**WHAT THE EXERCISE ASKS**
The answer must be an exact copy of every record.

**Stored records**
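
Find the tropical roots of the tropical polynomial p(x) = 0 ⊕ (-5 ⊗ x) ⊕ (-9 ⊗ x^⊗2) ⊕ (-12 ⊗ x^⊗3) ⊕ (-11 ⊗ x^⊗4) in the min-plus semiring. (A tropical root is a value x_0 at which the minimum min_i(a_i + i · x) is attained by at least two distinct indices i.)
Roots: {-1, 3, 4, 5}

Each tropical root is a break point of the lower envelope of the lines y = a_i + i · x (there are 5 lines, with slopes 0, 1, ..., 4). Only the lines that attain the minimum somewhere contribute to roots; other lines are dominated. Here the surviving (envelope) indices are i = 4, i = 3, i = 2, i = 1, i = 0.
Intersections between consecutive envelope lines give the roots: for adjacent envelope indices i < j the intersection is x = (a_i − a_j) / (j − i). Reading off the sorted break points: {-1, 3, 4, 5}.
Verification: at each break x_0, at least two indices attain the minimum of min_i(a_i + i · x_0).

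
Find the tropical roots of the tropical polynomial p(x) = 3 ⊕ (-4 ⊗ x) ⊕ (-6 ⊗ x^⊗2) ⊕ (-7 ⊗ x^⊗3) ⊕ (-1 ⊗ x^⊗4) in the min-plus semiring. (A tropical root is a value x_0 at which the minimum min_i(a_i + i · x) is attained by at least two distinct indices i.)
Roots: {-6, 1, 2, 7}

Each tropical root is a break point of the lower envelope of the lines y = a_i + i · x (there are 5 lines, with slopes 0, 1, ..., 4). Only the lines that attain the minimum somewhere contribute to roots; other lines are dominated. Here the surviving (envelope) indices are i = 4, i = 3, i = 2, i = 1, i = 0.
Intersections between consecutive envelope lines give the roots: for adjacent envelope indices i < j the intersection is x = (a_i − a_j) / (j − i). Reading off the sorted break points: {-6, 1, 2, 7}.
Verification: at each break x_0, at least two indices attain the minimum of min_i(a_i + i · x_0).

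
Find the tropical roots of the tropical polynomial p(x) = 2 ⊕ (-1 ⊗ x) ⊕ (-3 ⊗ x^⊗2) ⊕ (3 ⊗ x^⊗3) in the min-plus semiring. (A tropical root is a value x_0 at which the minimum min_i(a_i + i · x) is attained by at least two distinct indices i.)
Roots: {-6, 2, 3}

Each tropical root is a break point of the lower envelope of the lines y = a_i + i · x (there are 4 lines, with slopes 0, 1, ..., 3). Only the lines that attain the minimum somewhere contribute to roots; other lines are dominated. Here the surviving (envelope) indices are i = 3, i = 2, i = 1, i = 0.
Intersections between consecutive envelope lines give the roots: for adjacent envelope indices i < j the intersection is x = (a_i − a_j) / (j − i). Reading off the sorted break points: {-6, 2, 3}.
Verification: at each break x_0, at least two indices attain the minimum of min_i(a_i + i · x_0).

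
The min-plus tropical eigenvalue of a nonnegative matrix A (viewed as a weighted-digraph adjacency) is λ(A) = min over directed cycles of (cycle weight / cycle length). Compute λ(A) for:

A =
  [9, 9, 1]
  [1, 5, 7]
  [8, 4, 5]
λ(A) = 2

Enumerate directed cycles and compute their means (weight / length). Sample:
  cycle 0 → 0: weight = 9, length = 1, mean = 9/1 ≈ 9.000
  cycle 1 → 1: weight = 5, length = 1, mean = 5/1 ≈ 5.000
  cycle 2 → 2: weight = 5, length = 1, mean = 5/1 ≈ 5.000
  cycle 0 → 1 → 0: weight = 10, length = 2, mean = 10/2 ≈ 5.000
  cycle 0 → 2 → 0: weight = 9, length = 2, mean = 9/2 ≈ 4.500
  cycle 1 → 0 → 1: weight = 10, length = 2, mean = 10/2 ≈ 5.000
Minimum mean = 2.000, attained e.g. along the cycle 0 → 2 → 1 → 0 with weight 6 and length 3. So λ(A) = 6/3 = 2.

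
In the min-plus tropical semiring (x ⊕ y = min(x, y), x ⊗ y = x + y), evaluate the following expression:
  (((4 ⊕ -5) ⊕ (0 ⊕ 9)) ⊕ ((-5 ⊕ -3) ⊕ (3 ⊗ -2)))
(((4 ⊕ -5) ⊕ (0 ⊕ 9)) ⊕ ((-5 ⊕ -3) ⊕ (3 ⊗ -2))) = -5

Expand innermost to outermost. Recall ⊕ takes the minimum of its arguments and ⊗ takes their sum. Working out the expression (((4 ⊕ -5) ⊕ (0 ⊕ 9)) ⊕ ((-5 ⊕ -3) ⊕ (3 ⊗ -2))) gives -5.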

**RESPONSE TO THIS EXERCISE**
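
Find the tropical roots of the tropical polynomial p(x) = 0 ⊕ (-5 ⊗ x) ⊕ (-9 ⊗ x^⊗2) ⊕ (-12 ⊗ x^⊗3) ⊕ (-11 ⊗ x^⊗4) in the min-plus semiring. (A tropical root is a value x_0 at which the minimum min_i(a_i + i · x) is attained by at least two distinct indices i.)
Roots: {-1, 3, 4, 5}

Each tropical root is a break point of the lower envelope of the lines y = a_i + i · x (there are 5 lines, with slopes 0, 1, ..., 4). Only the lines that attain the minimum somewhere contribute to roots; other lines are dominated. Here the surviving (envelope) indices are i = 4, i = 3, i = 2, i = 1, i = 0.
Intersections between consecutive envelope lines give the roots: for adjacent envelope indices i < j the intersection is x = (a_i − a_j) / (j − i). Reading off the sorted break points: {-1, 3, 4, 5}.
Verification: at each break x_0, at least two indices attain the minimum of min_i(a_i + i · x_0).

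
Find the tropical roots of the tropical polynomial p(x) = 3 ⊕ (-4 ⊗ x) ⊕ (-6 ⊗ x^⊗2) ⊕ (-7 ⊗ x^⊗3) ⊕ (-1 ⊗ x^⊗4) in the min-plus semiring. (A tropical root is a value x_0 at which the minimum min_i(a_i + i · x) is attained by at least two distinct indices i.)
Roots: {-6, 1, 2, 7}

Each tropical root is a break point of the lower envelope of the lines y = a_i + i · x (there are 5 lines, with slopes 0, 1, ..., 4). Only the lines that attain the minimum somewhere contribute to roots; other lines are dominated. Here the surviving (envelope) indices are i = 4, i = 3, i = 2, i = 1, i = 0.
Intersections between consecutive envelope lines give the roots: for adjacent envelope indices i < j the intersection is x = (a_i − a_j) / (j − i). Reading off the sorted break points: {-6, 1, 2, 7}.
Verification: at each break x_0, at least two indices attain the minimum of min_i(a_i + i · x_0).

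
Find the tropical roots of the tropical polynomial p(x) = 2 ⊕ (-1 ⊗ x) ⊕ (-3 ⊗ x^⊗2) ⊕ (3 ⊗ x^⊗3) in the min-plus semiring. (A tropical root is a value x_0 at which the minimum min_i(a_i + i · x) is attained by at least two distinct indices i.)
Roots: {-6, 2, 3}

Each tropical root is a break point of the lower envelope of the lines y = a_i + i · x (there are 4 lines, with slopes 0, 1, ..., 3). Only the lines that attain the minimum somewhere contribute to roots; other lines are dominated. Here the surviving (envelope) indices are i = 3, i = 2, i = 1, i = 0.
Intersections between consecutive envelope lines give the roots: for adjacent envelope indices i < j the intersection is x = (a_i − a_j) / (j − i). Reading off the sorted break points: {-6, 2, 3}.
Verification: at each break x_0, at least two indices attain the minimum of min_i(a_i + i · x_0).

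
The min-plus tropical eigenvalue of a nonnegative matrix A (viewed as a weighted-digraph adjacency) is λ(A) = min over directed cycles of (cycle weight / cycle length). Compute λ(A) for:

A =
  [9, 9, 1]
  [1, 5, 7]
  [8, 4, 5]
λ(A) = 2

Enumerate directed cycles and compute their means (weight / length). Sample:
  cycle 0 → 0: weight = 9, length = 1, mean = 9/1 ≈ 9.000
  cycle 1 → 1: weight = 5, length = 1, mean = 5/1 ≈ 5.000
  cycle 2 → 2: weight = 5, length = 1, mean = 5/1 ≈ 5.000
  cycle 0 → 1 → 0: weight = 10, length = 2, mean = 10/2 ≈ 5.000
  cycle 0 → 2 → 0: weight = 9, length = 2, mean = 9/2 ≈ 4.500
  cycle 1 → 0 → 1: weight = 10, length = 2, mean = 10/2 ≈ 5.000
Minimum mean = 2.000, attained e.g. along the cycle 0 → 2 → 1 → 0 with weight 6 and length 3. So λ(A) = 6/3 = 2.

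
In the min-plus tropical semiring (x ⊕ y = min(x, y), x ⊗ y = x + y), evaluate the following expression:
  (((4 ⊕ -5) ⊕ (0 ⊕ 9)) ⊕ ((-5 ⊕ -3) ⊕ (3 ⊗ -2)))
(((4 ⊕ -5) ⊕ (0 ⊕ 9)) ⊕ ((-5 ⊕ -3) ⊕ (3 ⊗ -2))) = -5

Expand innermost to outermost. Recall ⊕ takes the minimum of its arguments and ⊗ takes their sum. Working out the expression (((4 ⊕ -5) ⊕ (0 ⊕ 9)) ⊕ ((-5 ⊕ -3) ⊕ (3 ⊗ -2))) gives -5.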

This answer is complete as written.